## [THE PROBLEM]
Word for word, print the entries that follow.

───── DATA EXCERPTS ─────

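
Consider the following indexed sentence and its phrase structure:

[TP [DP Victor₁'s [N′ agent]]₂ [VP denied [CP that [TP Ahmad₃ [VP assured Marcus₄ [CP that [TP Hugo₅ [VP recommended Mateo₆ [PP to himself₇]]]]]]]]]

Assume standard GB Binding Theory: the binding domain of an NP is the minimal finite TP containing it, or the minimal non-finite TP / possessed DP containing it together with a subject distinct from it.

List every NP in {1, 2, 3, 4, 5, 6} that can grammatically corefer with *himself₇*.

{5, 6}

*himself* is an anaphor, so Principle A applies: it must be bound in its binding domain.
Binding domain of *himself₇*: the embedded TP, whose subject is Hugo₅.
*Victor₁* does not c-command the anaphor → cannot bind it.
*[Victor₁'s agent]₂* c-commands the anaphor but is outside its binding domain → cannot satisfy Principle A.
*Ahmad₃* c-commands the anaphor but is outside its binding domain → cannot satisfy Principle A.
*Marcus₄* c-commands the anaphor but is outside its binding domain → cannot satisfy Principle A.
*Hugo₅* c-commands the anaphor within its binding domain → licit binder.
*Mateo₆* c-commands the anaphor within its binding domain → licit binder.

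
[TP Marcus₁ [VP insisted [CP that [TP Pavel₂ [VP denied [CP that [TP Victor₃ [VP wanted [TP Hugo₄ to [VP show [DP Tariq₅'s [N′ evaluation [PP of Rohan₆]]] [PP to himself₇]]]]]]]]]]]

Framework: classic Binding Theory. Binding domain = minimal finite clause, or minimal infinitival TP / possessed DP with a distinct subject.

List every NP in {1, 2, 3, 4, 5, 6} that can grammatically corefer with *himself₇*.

*himself* is an anaphor, so Principle A applies: it must be bound in its binding domain.
Binding domain of *himself₇*: the embedded TP, whose subject is Hugo₄.
*Marcus₁* c-commands the anaphor but is outside its binding domain → cannot satisfy Principle A.
*Pavel₂* c-commands the anaphor but is outside its binding domain → cannot satisfy Principle A.
*Victor₃* c-commands the anaphor but is outside its binding domain → cannot satisfy Principle A.
*Hugo₄* c-commands the anaphor within its binding domain → licit binder.
*Tariq₅* does not c-command the anaphor → cannot bind it.
*Rohan₆* does not c-command the anaphor → cannot bind it.

{4}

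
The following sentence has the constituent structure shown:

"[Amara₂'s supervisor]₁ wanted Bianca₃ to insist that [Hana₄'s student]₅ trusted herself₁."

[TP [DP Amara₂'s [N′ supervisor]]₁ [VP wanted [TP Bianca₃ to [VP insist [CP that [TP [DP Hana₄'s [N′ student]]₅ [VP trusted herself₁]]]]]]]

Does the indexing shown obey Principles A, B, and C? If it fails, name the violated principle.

Principle A

The two coindexed NPs are *[Amara₂'s supervisor]₁* and *herself₁*.
*herself₁* is an anaphor. Principle A requires it to be bound within its binding domain — the embedded TP, whose subject is [Hana₄'s student]₅.
Within that domain it is c-commanded by *[Hana₄'s student]₅*, which does not share its index.
*[Amara₂'s supervisor]₁* does c-command the anaphor, but from outside its binding domain.
The anaphor is unbound in its domain → Principle A violation.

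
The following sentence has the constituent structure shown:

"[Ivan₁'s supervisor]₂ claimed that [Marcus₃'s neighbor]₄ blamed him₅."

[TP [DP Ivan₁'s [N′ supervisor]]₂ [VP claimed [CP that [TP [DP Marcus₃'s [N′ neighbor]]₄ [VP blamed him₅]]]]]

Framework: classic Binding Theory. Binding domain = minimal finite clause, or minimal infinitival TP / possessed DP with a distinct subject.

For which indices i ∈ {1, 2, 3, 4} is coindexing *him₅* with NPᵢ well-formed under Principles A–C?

*him* is a pronoun, so Principle B applies: it must be free in its binding domain.
Binding domain of *him₅*: the embedded TP, whose subject is [Marcus₃'s neighbor]₄.
*Ivan₁* and the pronoun do not c-command one another → neither Principle B nor Principle C is at stake; coindexation permitted.
*[Ivan₁'s supervisor]₂* c-commands the pronoun but from outside its binding domain, and is not c-commanded by it → coindexation permitted.
*Marcus₃* and the pronoun do not c-command one another → neither Principle B nor Principle C is at stake; coindexation permitted.
*[Marcus₃'s neighbor]₄* c-commands the pronoun within its binding domain → coindexation would violate Principle B.

{1, 2, 3}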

─────

## [ANSWER SPACE]
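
Consider the following indexed sentence and its phrase structure:

[TP [DP Victor₁'s [N′ agent]]₂ [VP denied [CP that [TP Ahmad₃ [VP assured Marcus₄ [CP that [TP Hugo₅ [VP recommended Mateo₆ [PP to himself₇]]]]]]]]]

Assume standard GB Binding Theory: the binding domain of an NP is the minimal finite TP containing it, or the minimal non-finite TP / possessed DP containing it together with a subject distinct from it.

List every NP in {1, 2, 3, 4, 5, 6} that can grammatically corefer with *himself₇*.

{5, 6}

*himself* is an anaphor, so Principle A applies: it must be bound in its binding domain.
Binding domain of *himself₇*: the embedded TP, whose subject is Hugo₅.
*Victor₁* does not c-command the anaphor → cannot bind it.
*[Victor₁'s agent]₂* c-commands the anaphor but is outside its binding domain → cannot satisfy Principle A.
*Ahmad₃* c-commands the anaphor but is outside its binding domain → cannot satisfy Principle A.
*Marcus₄* c-commands the anaphor but is outside its binding domain → cannot satisfy Principle A.
*Hugo₅* c-commands the anaphor within its binding domain → licit binder.
*Mateo₆* c-commands the anaphor within its binding domain → licit binder.

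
[TP Marcus₁ [VP insisted [CP that [TP Pavel₂ [VP denied [CP that [TP Victor₃ [VP wanted [TP Hugo₄ to [VP show [DP Tariq₅'s [N′ evaluation [PP of Rohan₆]]] [PP to himself₇]]]]]]]]]]]

Framework: classic Binding Theory. Binding domain = minimal finite clause, or minimal infinitival TP / possessed DP with a distinct subject.

List every NP in {1, 2, 3, 4, 5, 6} that can grammatically corefer with *himself₇*.

*himself* is an anaphor, so Principle A applies: it must be bound in its binding domain.
Binding domain of *himself₇*: the embedded TP, whose subject is Hugo₄.
*Marcus₁* c-commands the anaphor but is outside its binding domain → cannot satisfy Principle A.
*Pavel₂* c-commands the anaphor but is outside its binding domain → cannot satisfy Principle A.
*Victor₃* c-commands the anaphor but is outside its binding domain → cannot satisfy Principle A.
*Hugo₄* c-commands the anaphor within its binding domain → licit binder.
*Tariq₅* does not c-command the anaphor → cannot bind it.
*Rohan₆* does not c-command the anaphor → cannot bind it.

{4}

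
The following sentence has the constituent structure shown:

"[Amara₂'s supervisor]₁ wanted Bianca₃ to insist that [Hana₄'s student]₅ trusted herself₁."

[TP [DP Amara₂'s [N′ supervisor]]₁ [VP wanted [TP Bianca₃ to [VP insist [CP that [TP [DP Hana₄'s [N′ student]]₅ [VP trusted herself₁]]]]]]]

Does the indexing shown obey Principles A, B, and C? If it fails, name the violated principle.

Principle A

The two coindexed NPs are *[Amara₂'s supervisor]₁* and *herself₁*.
*herself₁* is an anaphor. Principle A requires it to be bound within its binding domain — the embedded TP, whose subject is [Hana₄'s student]₅.
Within that domain it is c-commanded by *[Hana₄'s student]₅*, which does not share its index.
*[Amara₂'s supervisor]₁* does c-command the anaphor, but from outside its binding domain.
The anaphor is unbound in its domain → Principle A violation.

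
The following sentence has the constituent structure shown:

"[Ivan₁'s supervisor]₂ claimed that [Marcus₃'s neighbor]₄ blamed him₅."

[TP [DP Ivan₁'s [N′ supervisor]]₂ [VP claimed [CP that [TP [DP Marcus₃'s [N′ neighbor]]₄ [VP blamed him₅]]]]]

Framework: classic Binding Theory. Binding domain = minimal finite clause, or minimal infinitival TP / possessed DP with a distinct subject.

For which indices i ∈ {1, 2, 3, 4} is coindexing *him₅* with NPᵢ well-formed under Principles A–C?

*him* is a pronoun, so Principle B applies: it must be free in its binding domain.
Binding domain of *him₅*: the embedded TP, whose subject is [Marcus₃'s neighbor]₄.
*Ivan₁* and the pronoun do not c-command one another → neither Principle B nor Principle C is at stake; coindexation permitted.
*[Ivan₁'s supervisor]₂* c-commands the pronoun but from outside its binding domain, and is not c-commanded by it → coindexation permitted.
*Marcus₃* and the pronoun do not c-command one another → neither Principle B nor Principle C is at stake; coindexation permitted.
*[Marcus₃'s neighbor]₄* c-commands the pronoun within its binding domain → coindexation would violate Principle B.

{1, 2, 3}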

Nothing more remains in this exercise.